Return the full set of records, matching them character for character.
::: Provided information :::
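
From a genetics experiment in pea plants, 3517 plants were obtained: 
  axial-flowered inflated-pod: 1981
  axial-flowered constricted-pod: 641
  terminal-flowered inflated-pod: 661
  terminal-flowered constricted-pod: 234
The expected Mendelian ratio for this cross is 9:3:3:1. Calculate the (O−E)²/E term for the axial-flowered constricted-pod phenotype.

0.516

Total ratio parts = 16. Expected numbers out of 3517:
  axial-flowered inflated-pod: 3517 × 9/16 = 1978.3125
  axial-flowered constricted-pod: 3517 × 3/16 = 659.4375
  terminal-flowered inflated-pod: 3517 × 3/16 = 659.4375
  terminal-flowered constricted-pod: 3517 × 1/16 = 219.8125
Contribution of axial-flowered constricted-pod: (641 − 659.4375)² / 659.4375 = 0.5155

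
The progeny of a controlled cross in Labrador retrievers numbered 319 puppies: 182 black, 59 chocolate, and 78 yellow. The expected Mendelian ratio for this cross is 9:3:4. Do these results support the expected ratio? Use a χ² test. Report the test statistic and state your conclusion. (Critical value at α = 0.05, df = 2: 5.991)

The 9:3:4 ratio has 16 parts, so with N = 319 the expected counts are:
  black: 319 × 9/16 = 179.4375
  chocolate: 319 × 3/16 = 59.8125
  yellow: 319 × 4/16 = 79.75
χ² = Σ (O − E)² / E
  black: (182 − 179.4375)² / 179.4375 = 0.0366
  chocolate: (59 − 59.8125)² / 59.8125 = 0.0110
  yellow: (78 − 79.75)² / 79.75 = 0.0384
χ² = 0.0366 + 0.0110 + 0.0384 = 0.086
Degrees of freedom = 3 − 1 = 2; critical value at α = 0.05 is 5.991.
Since 0.086 < 5.991, we fail to reject the null hypothesis — the data are consistent with the 9:3:4 ratio.

0.086; consistent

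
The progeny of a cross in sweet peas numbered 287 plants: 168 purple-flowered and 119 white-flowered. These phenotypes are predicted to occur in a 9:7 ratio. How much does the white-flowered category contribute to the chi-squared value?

0.343

Under the 9:7 hypothesis (Σ ratio = 16, N = 287):
  purple-flowered: 287 × 9/16 = 161.4375
  white-flowered: 287 × 7/16 = 125.5625
Contribution of white-flowered: (119 − 125.5625)² / 125.5625 = 0.3430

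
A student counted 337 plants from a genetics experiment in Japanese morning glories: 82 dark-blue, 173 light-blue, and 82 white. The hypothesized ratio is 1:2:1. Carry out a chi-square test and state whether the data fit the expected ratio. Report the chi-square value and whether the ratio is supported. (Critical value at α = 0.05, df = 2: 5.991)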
:::
▸ **Answer for the task**:
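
From a genetics experiment in pea plants, 3517 plants were obtained: 
  axial-flowered inflated-pod: 1981
  axial-flowered constricted-pod: 641
  terminal-flowered inflated-pod: 661
  terminal-flowered constricted-pod: 234
The expected Mendelian ratio for this cross is 9:3:3:1. Calculate the (O−E)²/E term for the axial-flowered constricted-pod phenotype.

0.516

Total ratio parts = 16. Expected numbers out of 3517:
  axial-flowered inflated-pod: 3517 × 9/16 = 1978.3125
  axial-flowered constricted-pod: 3517 × 3/16 = 659.4375
  terminal-flowered inflated-pod: 3517 × 3/16 = 659.4375
  terminal-flowered constricted-pod: 3517 × 1/16 = 219.8125
Contribution of axial-flowered constricted-pod: (641 − 659.4375)² / 659.4375 = 0.5155

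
The progeny of a controlled cross in Labrador retrievers numbered 319 puppies: 182 black, 59 chocolate, and 78 yellow. The expected Mendelian ratio for this cross is 9:3:4. Do these results support the expected ratio? Use a χ² test. Report the test statistic and state your conclusion. (Critical value at α = 0.05, df = 2: 5.991)

The 9:3:4 ratio has 16 parts, so with N = 319 the expected counts are:
  black: 319 × 9/16 = 179.4375
  chocolate: 319 × 3/16 = 59.8125
  yellow: 319 × 4/16 = 79.75
χ² = Σ (O − E)² / E
  black: (182 − 179.4375)² / 179.4375 = 0.0366
  chocolate: (59 − 59.8125)² / 59.8125 = 0.0110
  yellow: (78 − 79.75)² / 79.75 = 0.0384
χ² = 0.0366 + 0.0110 + 0.0384 = 0.086
Degrees of freedom = 3 − 1 = 2; critical value at α = 0.05 is 5.991.
Since 0.086 < 5.991, we fail to reject the null hypothesis — the data are consistent with the 9:3:4 ratio.

0.086; consistent

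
The progeny of a cross in sweet peas numbered 287 plants: 168 purple-flowered and 119 white-flowered. These phenotypes are predicted to occur in a 9:7 ratio. How much does the white-flowered category contribute to the chi-squared value?

0.343

Under the 9:7 hypothesis (Σ ratio = 16, N = 287):
  purple-flowered: 287 × 9/16 = 161.4375
  white-flowered: 287 × 7/16 = 125.5625
Contribution of white-flowered: (119 − 125.5625)² / 125.5625 = 0.3430

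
A student counted 337 plants from a genetics experiment in Japanese morning glories: 82 dark-blue, 173 light-blue, and 82 white. The hypothesized ratio is 1:2:1. Carry out a chi-square test and state whether the data fit the expected ratio. Report the chi-square value and whether the ratio is supported. (Critical value at α = 0.05, df = 2: 5.991)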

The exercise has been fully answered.